» Aim of the exercise
In full and without alteration, return the records below.

» Records for the exercise
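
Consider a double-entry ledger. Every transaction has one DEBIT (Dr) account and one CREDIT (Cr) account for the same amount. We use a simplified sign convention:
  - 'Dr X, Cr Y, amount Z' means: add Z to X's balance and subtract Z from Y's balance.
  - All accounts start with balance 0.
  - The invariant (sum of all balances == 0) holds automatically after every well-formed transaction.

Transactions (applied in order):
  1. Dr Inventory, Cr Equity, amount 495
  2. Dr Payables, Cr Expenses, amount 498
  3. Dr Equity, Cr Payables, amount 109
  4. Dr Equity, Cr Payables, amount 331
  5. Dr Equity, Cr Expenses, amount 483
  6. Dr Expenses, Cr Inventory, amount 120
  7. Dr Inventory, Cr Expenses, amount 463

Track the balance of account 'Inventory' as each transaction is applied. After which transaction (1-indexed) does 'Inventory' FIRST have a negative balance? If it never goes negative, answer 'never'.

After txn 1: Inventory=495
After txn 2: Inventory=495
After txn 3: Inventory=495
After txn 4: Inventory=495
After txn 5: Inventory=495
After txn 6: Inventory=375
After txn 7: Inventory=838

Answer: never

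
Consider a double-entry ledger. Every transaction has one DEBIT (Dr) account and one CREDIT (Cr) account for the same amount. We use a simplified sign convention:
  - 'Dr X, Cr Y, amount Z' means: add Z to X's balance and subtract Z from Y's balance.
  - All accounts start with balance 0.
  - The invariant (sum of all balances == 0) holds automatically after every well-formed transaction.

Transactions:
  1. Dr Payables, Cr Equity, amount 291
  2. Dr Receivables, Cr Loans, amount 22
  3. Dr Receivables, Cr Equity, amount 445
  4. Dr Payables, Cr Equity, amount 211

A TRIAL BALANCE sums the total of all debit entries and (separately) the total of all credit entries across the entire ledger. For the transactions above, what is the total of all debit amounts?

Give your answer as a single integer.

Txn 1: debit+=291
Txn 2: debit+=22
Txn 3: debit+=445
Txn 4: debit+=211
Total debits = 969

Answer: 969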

» Answer box
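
Consider a double-entry ledger. Every transaction has one DEBIT (Dr) account and one CREDIT (Cr) account for the same amount. We use a simplified sign convention:
  - 'Dr X, Cr Y, amount Z' means: add Z to X's balance and subtract Z from Y's balance.
  - All accounts start with balance 0.
  - The invariant (sum of all balances == 0) holds automatically after every well-formed transaction.

Transactions (applied in order):
  1. Dr Inventory, Cr Equity, amount 495
  2. Dr Payables, Cr Expenses, amount 498
  3. Dr Equity, Cr Payables, amount 109
  4. Dr Equity, Cr Payables, amount 331
  5. Dr Equity, Cr Expenses, amount 483
  6. Dr Expenses, Cr Inventory, amount 120
  7. Dr Inventory, Cr Expenses, amount 463

Track the balance of account 'Inventory' as each transaction is applied. After which transaction (1-indexed) does 'Inventory' FIRST have a negative balance? If it never goes negative, answer 'never'.

After txn 1: Inventory=495
After txn 2: Inventory=495
After txn 3: Inventory=495
After txn 4: Inventory=495
After txn 5: Inventory=495
After txn 6: Inventory=375
After txn 7: Inventory=838

Answer: never

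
Consider a double-entry ledger. Every transaction has one DEBIT (Dr) account and one CREDIT (Cr) account for the same amount. We use a simplified sign convention:
  - 'Dr X, Cr Y, amount Z' means: add Z to X's balance and subtract Z from Y's balance.
  - All accounts start with balance 0.
  - The invariant (sum of all balances == 0) holds automatically after every well-formed transaction.

Transactions:
  1. Dr Payables, Cr Equity, amount 291
  2. Dr Receivables, Cr Loans, amount 22
  3. Dr Receivables, Cr Equity, amount 445
  4. Dr Payables, Cr Equity, amount 211

A TRIAL BALANCE sums the total of all debit entries and (separately) the total of all credit entries across the entire ledger. For the transactions above, what is the total of all debit amounts?

Give your answer as a single integer.

Txn 1: debit+=291
Txn 2: debit+=22
Txn 3: debit+=445
Txn 4: debit+=211
Total debits = 969

Answer: 969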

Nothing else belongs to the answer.